In the records below, some lines contain the word "identified". Copy each of them.

○ ○ ○ ○ ○ ○ ○

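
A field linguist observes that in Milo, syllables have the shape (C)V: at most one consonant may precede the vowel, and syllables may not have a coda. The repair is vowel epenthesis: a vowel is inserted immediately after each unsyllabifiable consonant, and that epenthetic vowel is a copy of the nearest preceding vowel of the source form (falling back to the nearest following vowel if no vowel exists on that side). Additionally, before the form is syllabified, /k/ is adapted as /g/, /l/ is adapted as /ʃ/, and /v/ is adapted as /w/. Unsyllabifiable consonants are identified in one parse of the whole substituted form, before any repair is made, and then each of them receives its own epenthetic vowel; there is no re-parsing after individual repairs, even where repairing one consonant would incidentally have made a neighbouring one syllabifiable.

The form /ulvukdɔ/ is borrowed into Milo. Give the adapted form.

uʃuwugudɔ

Substitution: /l/ → /ʃ/, /v/ → /w/, /k/ → /g/, giving /uʃwugdɔ/.
Under (C)V, the unsyllabifiable consonants are /ʃ/, /g/ (no codas are permitted; onsets are limited to one consonant).
Each unlicensed consonant becomes the onset of a new syllable: /ʃ/ → /ʃu/, /g/ → /gu/.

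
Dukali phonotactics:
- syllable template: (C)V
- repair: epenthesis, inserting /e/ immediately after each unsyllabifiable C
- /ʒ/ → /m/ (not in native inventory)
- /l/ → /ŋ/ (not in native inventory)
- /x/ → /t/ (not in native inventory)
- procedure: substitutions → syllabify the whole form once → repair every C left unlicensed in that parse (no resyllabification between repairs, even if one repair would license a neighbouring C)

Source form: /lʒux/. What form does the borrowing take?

ŋemute

Substitution: /l/ → /ŋ/, /ʒ/ → /m/, /x/ → /t/, giving /ŋmut/.
Syllabifying with onset maximization leaves /ŋ/, /t/ stranded (no codas are permitted; onsets are limited to one consonant).
Inserting the epenthetic vowel yields /ŋ/ → /ŋe/, /t/ → /te/.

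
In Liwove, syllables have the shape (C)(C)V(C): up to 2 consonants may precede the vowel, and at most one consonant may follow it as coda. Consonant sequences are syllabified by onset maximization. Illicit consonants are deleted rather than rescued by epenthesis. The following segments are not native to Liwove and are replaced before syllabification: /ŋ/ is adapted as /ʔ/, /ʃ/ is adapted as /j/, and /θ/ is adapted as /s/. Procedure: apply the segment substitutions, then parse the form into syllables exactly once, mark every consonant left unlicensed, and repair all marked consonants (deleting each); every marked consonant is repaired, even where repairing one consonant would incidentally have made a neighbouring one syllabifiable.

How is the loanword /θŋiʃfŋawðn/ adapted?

Substitution: /θ/ → /s/, /ŋ/ → /ʔ/, /ʃ/ → /j/, giving /sʔijfʔawðn/.
Syllabifying with onset maximization leaves /ð/, /n/ stranded (at most one coda consonant is licensed; onsets may contain at most 2 consonants).
Deleting the stranded consonants removes /ð/, /n/.

sʔijfʔaw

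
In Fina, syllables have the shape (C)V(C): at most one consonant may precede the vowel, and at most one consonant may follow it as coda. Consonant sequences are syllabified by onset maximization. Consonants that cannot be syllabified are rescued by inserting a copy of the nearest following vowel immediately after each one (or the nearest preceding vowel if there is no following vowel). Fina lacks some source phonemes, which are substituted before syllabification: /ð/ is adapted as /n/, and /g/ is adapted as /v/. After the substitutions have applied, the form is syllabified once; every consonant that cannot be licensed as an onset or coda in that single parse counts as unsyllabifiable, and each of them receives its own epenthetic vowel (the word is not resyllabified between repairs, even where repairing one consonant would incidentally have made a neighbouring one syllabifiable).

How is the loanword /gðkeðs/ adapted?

Substitution: /g/ → /v/, /ð/ → /n/, giving /vnkens/.
The consonants /v/, /n/, /s/ cannot be parsed into a legal (C)V(C) syllable (at most one coda consonant is licensed; onsets are limited to one consonant).
Epenthesis after each stranded consonant: /v/ → /ve/, /n/ → /ne/, /s/ → /se/.

venekense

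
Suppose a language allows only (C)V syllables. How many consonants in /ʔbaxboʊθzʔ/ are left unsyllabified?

5

Under (C)V, the unsyllabifiable consonants are /ʔ/, /x/, /θ/, /z/, /ʔ/ (no codas are permitted; onsets are limited to one consonant).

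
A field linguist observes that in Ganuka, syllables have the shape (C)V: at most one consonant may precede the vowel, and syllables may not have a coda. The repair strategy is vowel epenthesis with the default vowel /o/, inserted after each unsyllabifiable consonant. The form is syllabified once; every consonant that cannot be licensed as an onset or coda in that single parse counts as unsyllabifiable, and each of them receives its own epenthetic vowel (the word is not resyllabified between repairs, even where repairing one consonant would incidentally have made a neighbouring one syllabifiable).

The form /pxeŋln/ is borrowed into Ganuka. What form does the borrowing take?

Syllabifying with onset maximization leaves /p/, /ŋ/, /l/, /n/ stranded (no codas are permitted; onsets are limited to one consonant).
Each unlicensed consonant becomes the onset of a new syllable: /p/ → /po/, /ŋ/ → /ŋo/, /l/ → /lo/, /n/ → /no/.

poxeŋolono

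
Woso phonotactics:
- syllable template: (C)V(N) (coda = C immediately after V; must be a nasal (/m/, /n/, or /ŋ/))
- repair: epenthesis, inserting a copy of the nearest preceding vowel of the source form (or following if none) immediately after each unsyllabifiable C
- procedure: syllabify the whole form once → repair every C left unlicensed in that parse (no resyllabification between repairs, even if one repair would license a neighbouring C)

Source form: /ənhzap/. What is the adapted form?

Under (C)V(N), the unsyllabifiable consonants are /h/, /p/ (only a nasal (/m/, /n/, or /ŋ/) is licensed in coda position; onsets are limited to one consonant).
Each unlicensed consonant becomes the onset of a new syllable: /h/ → /hə/, /p/ → /pa/.

ənhəzapa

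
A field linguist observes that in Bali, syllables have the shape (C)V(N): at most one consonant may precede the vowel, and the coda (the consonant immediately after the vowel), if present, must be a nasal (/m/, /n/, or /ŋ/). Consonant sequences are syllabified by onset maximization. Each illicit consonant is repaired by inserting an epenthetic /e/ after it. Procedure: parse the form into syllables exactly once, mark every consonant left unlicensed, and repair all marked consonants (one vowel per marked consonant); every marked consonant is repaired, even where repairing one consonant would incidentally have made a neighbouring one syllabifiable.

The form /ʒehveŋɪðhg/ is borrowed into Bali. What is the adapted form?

ʒeheveŋɪðehege

Under (C)V(N), the unsyllabifiable consonants are /h/, /ð/, /h/, /g/ (only a nasal (/m/, /n/, or /ŋ/) is licensed in coda position; onsets are limited to one consonant).
Inserting the epenthetic vowel yields /h/ → /he/, /ð/ → /ðe/, /h/ → /he/, /g/ → /ge/.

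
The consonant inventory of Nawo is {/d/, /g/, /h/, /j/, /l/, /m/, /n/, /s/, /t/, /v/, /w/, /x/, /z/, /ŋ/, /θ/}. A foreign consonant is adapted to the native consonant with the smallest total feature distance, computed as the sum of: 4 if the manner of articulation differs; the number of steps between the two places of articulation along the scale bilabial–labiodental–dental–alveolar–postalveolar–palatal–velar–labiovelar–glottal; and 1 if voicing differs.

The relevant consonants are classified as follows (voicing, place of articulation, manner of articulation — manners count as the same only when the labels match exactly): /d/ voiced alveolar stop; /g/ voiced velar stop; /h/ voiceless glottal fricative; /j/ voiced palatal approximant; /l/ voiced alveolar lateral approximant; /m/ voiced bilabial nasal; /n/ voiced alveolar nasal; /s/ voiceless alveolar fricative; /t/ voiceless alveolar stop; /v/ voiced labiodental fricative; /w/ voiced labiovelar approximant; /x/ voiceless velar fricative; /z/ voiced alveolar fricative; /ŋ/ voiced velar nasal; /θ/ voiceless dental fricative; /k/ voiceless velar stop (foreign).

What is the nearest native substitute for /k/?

/g/ is closest: same manner (stop), place distance 0 (velar→velar), voicing differs (+1); total 1. Next closest is /t/ at distance 3.

g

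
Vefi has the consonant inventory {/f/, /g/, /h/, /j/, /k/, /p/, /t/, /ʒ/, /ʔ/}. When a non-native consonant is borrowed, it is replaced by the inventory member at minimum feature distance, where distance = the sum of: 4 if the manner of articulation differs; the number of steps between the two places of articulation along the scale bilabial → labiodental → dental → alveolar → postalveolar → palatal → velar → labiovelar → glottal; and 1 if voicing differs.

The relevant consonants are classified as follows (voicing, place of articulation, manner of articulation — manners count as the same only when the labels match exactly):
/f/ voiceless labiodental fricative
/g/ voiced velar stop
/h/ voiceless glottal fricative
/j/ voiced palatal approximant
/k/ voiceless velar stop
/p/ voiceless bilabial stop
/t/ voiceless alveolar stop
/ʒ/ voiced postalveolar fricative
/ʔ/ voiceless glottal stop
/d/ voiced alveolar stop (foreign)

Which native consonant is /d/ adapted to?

/t/ is closest: same manner (stop), place distance 0 (alveolar→alveolar), voicing differs (+1); total 1. Next closest is /g/ at distance 3.

t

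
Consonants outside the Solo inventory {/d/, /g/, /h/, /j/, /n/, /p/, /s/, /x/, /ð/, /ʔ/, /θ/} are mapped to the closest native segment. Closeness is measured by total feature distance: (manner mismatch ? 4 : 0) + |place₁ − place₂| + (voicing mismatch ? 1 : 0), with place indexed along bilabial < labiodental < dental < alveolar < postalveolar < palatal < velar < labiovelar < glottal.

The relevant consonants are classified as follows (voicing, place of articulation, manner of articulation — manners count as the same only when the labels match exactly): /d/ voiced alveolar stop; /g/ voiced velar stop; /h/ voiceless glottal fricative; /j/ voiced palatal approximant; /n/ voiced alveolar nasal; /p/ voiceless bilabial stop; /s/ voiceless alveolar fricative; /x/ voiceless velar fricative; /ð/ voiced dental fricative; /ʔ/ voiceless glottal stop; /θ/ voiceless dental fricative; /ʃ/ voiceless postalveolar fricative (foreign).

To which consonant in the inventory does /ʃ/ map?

/s/ is closest: same manner (fricative), place distance 1 (postalveolar→alveolar), same voicing; total 1. Next closest is /x/ at distance 2.

s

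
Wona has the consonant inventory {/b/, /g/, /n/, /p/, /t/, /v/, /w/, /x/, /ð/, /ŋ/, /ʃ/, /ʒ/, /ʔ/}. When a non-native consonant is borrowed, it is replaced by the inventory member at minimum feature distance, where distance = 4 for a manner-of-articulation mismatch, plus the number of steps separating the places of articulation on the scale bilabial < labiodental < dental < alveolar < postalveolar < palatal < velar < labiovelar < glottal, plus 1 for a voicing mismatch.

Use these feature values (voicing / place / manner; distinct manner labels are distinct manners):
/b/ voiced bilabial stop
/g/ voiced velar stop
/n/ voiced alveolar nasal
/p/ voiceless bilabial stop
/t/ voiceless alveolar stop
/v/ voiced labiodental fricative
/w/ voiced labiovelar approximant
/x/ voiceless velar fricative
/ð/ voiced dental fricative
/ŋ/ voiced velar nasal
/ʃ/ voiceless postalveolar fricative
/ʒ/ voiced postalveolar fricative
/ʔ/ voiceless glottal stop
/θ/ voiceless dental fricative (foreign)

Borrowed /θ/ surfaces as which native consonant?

/ð/ is closest: same manner (fricative), place distance 0 (dental→dental), voicing differs (+1); total 1. Next closest is /v/ at distance 2.

ð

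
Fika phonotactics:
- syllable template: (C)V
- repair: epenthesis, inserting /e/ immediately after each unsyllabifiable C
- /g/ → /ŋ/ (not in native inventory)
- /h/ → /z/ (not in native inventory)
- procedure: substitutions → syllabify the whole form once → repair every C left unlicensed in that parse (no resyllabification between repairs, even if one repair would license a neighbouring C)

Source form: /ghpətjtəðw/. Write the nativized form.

Substitution: /g/ → /ŋ/, /h/ → /z/, giving /ŋzpətjtəðw/.
The consonants /ŋ/, /z/, /t/, /j/, /ð/, /w/ cannot be parsed into a legal (C)V syllable (no codas are permitted; onsets are limited to one consonant).
Each unlicensed consonant becomes the onset of a new syllable: /ŋ/ → /ŋe/, /z/ → /ze/, /t/ → /te/, /j/ → /je/, /ð/ → /ðe/, /w/ → /we/.

ŋezepətejetəðewe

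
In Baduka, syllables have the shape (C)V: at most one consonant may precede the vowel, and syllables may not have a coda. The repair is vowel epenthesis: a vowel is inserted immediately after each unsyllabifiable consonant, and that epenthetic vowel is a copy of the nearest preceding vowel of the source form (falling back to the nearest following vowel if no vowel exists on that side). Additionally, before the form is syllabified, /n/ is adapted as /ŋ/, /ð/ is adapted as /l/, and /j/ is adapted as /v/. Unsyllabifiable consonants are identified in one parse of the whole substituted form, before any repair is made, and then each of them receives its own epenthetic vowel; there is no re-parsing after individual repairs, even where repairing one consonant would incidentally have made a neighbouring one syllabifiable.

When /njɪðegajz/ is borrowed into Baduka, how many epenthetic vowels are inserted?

After substitution the input is /ŋvɪlegavz/.
The unsyllabifiable consonants are /ŋ/, /v/, /z/; each receives one epenthetic vowel.

3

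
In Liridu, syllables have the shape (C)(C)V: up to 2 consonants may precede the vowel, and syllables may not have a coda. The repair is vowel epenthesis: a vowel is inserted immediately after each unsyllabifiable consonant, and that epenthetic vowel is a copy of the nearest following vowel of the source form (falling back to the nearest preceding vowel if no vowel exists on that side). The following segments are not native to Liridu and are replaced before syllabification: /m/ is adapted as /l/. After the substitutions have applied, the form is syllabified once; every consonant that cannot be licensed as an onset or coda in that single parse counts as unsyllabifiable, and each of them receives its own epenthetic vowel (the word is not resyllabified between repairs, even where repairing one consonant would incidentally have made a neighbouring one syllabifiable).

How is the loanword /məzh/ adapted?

ləzəhə

Substitution: /m/ → /l/, giving /ləzh/.
Syllabifying with onset maximization leaves /z/, /h/ stranded (no codas are permitted; onsets may contain at most 2 consonants).
Epenthesis after each stranded consonant: /z/ → /zə/, /h/ → /hə/.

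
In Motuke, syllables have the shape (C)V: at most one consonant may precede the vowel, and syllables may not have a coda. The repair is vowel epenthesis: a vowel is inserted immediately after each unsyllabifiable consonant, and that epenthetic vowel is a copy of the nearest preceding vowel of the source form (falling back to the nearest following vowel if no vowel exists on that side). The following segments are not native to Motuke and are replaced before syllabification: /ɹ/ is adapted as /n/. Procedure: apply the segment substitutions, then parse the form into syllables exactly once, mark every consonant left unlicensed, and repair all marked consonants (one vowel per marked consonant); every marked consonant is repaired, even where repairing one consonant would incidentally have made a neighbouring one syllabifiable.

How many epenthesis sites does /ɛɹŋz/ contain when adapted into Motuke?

3

After substitution the input is /ɛnŋz/.
The unsyllabifiable consonants are /n/, /ŋ/, /z/; each receives one epenthetic vowel.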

○ ○ ○ ○ ○ ○ ○

▸ **Written response**:
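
A field linguist observes that in Milo, syllables have the shape (C)V: at most one consonant may precede the vowel, and syllables may not have a coda. The repair is vowel epenthesis: a vowel is inserted immediately after each unsyllabifiable consonant, and that epenthetic vowel is a copy of the nearest preceding vowel of the source form (falling back to the nearest following vowel if no vowel exists on that side). Additionally, before the form is syllabified, /k/ is adapted as /g/, /l/ is adapted as /ʃ/, and /v/ is adapted as /w/. Unsyllabifiable consonants are identified in one parse of the whole substituted form, before any repair is made, and then each of them receives its own epenthetic vowel; there is no re-parsing after individual repairs, even where repairing one consonant would incidentally have made a neighbouring one syllabifiable.
In Baduka, syllables have the shape (C)V: at most one consonant may precede the vowel, and syllables may not have a coda. The repair is vowel epenthesis: a vowel is inserted immediately after each unsyllabifiable consonant, and that epenthetic vowel is a copy of the nearest preceding vowel of the source form (falling back to the nearest following vowel if no vowel exists on that side). Additionally, before the form is syllabified, /n/ is adapted as /ŋ/, /ð/ is adapted as /l/, and /j/ is adapted as /v/. Unsyllabifiable consonants are identified in one parse of the whole substituted form, before any repair is made, and then each of them receives its own epenthetic vowel; there is no re-parsing after individual repairs, even where repairing one consonant would incidentally have made a neighbouring one syllabifiable.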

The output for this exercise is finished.